:: EXERCISE DESCRIPTION ::
In the entries below, go to the line containing "Find the 5th" and repeat it along with every later line, exactly.

:: INFORMATION ::
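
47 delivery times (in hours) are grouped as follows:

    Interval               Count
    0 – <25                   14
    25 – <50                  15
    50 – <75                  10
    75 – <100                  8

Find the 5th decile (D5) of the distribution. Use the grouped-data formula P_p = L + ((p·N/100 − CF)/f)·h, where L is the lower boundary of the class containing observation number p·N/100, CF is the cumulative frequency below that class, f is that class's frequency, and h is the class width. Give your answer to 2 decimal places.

40.83

N = 47; target position k = 50/100 · 47 = 23.5.
Cumulative frequencies: 14, 29, 39, 47.
Observation 23.5 falls in the class 25 – <50.
L = 25, CF = 14, f = 15, h = 25.
P50 = 25 + ((23.5 − 14)/15)·25 = 25 + 15.8333 = 40.8333.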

:: EXERCISE ANSWER ::
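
Find the 5th decile (D5) of the distribution. Use the grouped-data formula P_p = L + ((p·N/100 − CF)/f)·h, where L is the lower boundary of the class containing observation number p·N/100, CF is the cumulative frequency below that class, f is that class's frequency, and h is the class width. Give your answer to 2 decimal places.

40.83

N = 47; target position k = 50/100 · 47 = 23.5.
Cumulative frequencies: 14, 29, 39, 47.
Observation 23.5 falls in the class 25 – <50.
L = 25, CF = 14, f = 15, h = 25.
P50 = 25 + ((23.5 − 14)/15)·25 = 25 + 15.8333 = 40.8333.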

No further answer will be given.